## AIM OF THE EXERCISE
Count, in the data that follows, every line with the string "text", and give that count as the whole reply.

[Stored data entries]
▼
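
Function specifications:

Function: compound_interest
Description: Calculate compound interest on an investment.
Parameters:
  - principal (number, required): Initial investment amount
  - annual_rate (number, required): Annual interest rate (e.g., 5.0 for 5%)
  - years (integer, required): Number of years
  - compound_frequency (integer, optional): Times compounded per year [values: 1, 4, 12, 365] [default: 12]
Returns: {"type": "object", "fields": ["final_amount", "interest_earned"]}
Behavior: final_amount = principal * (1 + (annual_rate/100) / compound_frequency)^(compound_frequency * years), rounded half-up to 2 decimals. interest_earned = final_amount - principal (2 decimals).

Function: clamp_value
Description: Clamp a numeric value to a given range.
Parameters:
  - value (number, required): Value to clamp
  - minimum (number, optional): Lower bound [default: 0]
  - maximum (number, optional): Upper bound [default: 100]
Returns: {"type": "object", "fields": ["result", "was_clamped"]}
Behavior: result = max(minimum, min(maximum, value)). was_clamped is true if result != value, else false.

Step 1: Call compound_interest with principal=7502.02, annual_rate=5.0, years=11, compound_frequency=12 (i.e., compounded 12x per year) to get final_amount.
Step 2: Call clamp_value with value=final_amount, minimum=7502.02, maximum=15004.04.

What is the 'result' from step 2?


Step 1: compound_interest
  rate per period = 5.0/100/12 = 0.004166666667 (keep full precision); periods = 12 * 11 = 132
  (1 + 0.004166666667)^132 = 1.73127363
  final_amount = 7502.02 * 1.73127363 = 12988.049393 -> 12988.05
  interest_earned = 12988.05 - 7502.02 = 5486.03
  -> final_amount = 12988.05
Step 2: clamp_value(value=12988.05, minimum=7502.02, maximum=15004.04)
  result = max(7502.02, min(15004.04, 12988.05)) = max(7502.02, 12988.05) = 12988.05
  was_clamped = (12988.05 != 12988.05) = false
  -> result = 12988.05
12988.05


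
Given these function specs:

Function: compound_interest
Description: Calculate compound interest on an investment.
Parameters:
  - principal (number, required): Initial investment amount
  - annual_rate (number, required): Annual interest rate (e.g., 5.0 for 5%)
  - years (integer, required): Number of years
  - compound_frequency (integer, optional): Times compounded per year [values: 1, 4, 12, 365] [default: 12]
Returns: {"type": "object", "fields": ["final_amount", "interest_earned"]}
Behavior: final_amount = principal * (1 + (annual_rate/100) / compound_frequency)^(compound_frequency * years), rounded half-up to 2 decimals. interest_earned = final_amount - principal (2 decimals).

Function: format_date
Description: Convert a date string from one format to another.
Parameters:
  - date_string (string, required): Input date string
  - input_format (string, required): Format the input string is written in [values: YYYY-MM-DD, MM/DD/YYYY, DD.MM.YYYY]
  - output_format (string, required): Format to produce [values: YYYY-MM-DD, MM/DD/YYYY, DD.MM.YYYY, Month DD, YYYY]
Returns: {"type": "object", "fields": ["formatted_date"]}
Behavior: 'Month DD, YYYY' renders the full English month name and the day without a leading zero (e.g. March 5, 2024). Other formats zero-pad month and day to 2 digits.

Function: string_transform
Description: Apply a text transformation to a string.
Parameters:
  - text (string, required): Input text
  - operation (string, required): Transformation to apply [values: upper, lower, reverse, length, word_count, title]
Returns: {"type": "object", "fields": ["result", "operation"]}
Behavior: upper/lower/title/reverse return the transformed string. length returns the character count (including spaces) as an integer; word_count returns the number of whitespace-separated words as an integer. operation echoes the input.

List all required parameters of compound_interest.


Parameters of compound_interest and their required/optional flag:
  principal: required
  annual_rate: required
  years: required
  compound_frequency: optional
annual_rate, principal, years


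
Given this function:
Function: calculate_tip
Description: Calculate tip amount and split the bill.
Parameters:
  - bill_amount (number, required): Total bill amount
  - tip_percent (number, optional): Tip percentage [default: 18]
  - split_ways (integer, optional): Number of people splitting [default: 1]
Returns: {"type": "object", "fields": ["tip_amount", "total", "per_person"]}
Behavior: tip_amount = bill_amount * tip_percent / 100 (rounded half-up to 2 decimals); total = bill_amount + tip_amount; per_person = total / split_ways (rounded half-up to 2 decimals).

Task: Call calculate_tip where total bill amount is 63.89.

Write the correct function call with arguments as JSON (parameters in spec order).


Mapping each described value to its parameter name:
  'Total bill amount' -> bill_amount = 63.89
calculate_tip({"bill_amount": 63.89})


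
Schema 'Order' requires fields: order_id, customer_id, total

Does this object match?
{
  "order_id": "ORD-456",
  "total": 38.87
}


Checking required fields...
Missing: customer_id
Invalid - missing required field 'customer_id'


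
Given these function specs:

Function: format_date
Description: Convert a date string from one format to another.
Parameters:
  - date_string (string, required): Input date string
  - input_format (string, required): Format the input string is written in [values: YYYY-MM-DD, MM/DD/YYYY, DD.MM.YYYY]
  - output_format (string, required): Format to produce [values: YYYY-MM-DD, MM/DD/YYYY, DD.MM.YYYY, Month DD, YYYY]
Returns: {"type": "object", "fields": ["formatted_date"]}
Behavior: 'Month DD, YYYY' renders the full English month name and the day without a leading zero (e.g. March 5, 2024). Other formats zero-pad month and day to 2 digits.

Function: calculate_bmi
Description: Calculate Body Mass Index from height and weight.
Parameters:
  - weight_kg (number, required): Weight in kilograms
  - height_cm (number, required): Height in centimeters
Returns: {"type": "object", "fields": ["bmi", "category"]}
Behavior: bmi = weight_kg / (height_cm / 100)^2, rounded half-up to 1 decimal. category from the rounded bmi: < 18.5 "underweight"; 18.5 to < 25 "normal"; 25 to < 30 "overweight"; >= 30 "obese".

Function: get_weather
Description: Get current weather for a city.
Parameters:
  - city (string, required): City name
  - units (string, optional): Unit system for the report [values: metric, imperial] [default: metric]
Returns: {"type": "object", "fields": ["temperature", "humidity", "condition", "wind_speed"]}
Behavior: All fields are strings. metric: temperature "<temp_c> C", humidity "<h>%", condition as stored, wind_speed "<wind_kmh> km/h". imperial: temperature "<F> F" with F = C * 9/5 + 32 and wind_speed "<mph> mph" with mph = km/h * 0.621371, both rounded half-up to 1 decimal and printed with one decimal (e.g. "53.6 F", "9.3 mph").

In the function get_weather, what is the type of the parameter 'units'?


The get_weather spec declares:
  - units (string, optional): Unit system for the report [values: metric, imperial] [default: metric]
Type:
string


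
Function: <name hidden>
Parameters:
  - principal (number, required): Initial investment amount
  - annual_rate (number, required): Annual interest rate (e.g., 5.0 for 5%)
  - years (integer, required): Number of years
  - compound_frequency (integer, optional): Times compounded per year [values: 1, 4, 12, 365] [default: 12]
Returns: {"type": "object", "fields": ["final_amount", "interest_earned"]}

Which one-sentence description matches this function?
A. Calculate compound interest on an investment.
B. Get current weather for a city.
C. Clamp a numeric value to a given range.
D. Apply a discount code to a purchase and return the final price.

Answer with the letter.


Parameters principal, annual_rate, years, compound_frequency and return ["final_amount", "interest_earned"] fit: Calculate compound interest on an investment.
A


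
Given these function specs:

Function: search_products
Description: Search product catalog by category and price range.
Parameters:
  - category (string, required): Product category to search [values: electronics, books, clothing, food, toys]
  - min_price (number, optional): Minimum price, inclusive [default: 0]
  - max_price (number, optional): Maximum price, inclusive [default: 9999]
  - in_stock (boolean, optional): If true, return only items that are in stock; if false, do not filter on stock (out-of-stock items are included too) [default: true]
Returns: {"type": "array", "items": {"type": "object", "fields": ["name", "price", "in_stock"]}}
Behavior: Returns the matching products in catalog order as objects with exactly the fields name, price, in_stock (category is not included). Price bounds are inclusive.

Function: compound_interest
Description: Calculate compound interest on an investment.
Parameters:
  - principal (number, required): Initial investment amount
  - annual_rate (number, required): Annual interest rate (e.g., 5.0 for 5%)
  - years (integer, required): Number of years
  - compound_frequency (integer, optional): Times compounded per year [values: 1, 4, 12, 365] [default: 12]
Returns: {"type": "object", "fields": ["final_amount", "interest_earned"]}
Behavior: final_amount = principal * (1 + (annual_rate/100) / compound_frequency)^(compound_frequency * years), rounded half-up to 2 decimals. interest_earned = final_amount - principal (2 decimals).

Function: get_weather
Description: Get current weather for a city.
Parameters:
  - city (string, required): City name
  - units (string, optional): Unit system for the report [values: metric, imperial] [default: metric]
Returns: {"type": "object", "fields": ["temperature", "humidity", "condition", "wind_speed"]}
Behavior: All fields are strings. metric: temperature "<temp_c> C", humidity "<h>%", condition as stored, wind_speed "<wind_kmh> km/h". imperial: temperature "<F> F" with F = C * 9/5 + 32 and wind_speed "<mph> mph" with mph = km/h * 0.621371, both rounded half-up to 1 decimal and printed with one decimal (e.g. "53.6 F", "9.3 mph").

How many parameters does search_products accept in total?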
▲
## SOLUTION FOR THIS TASK
2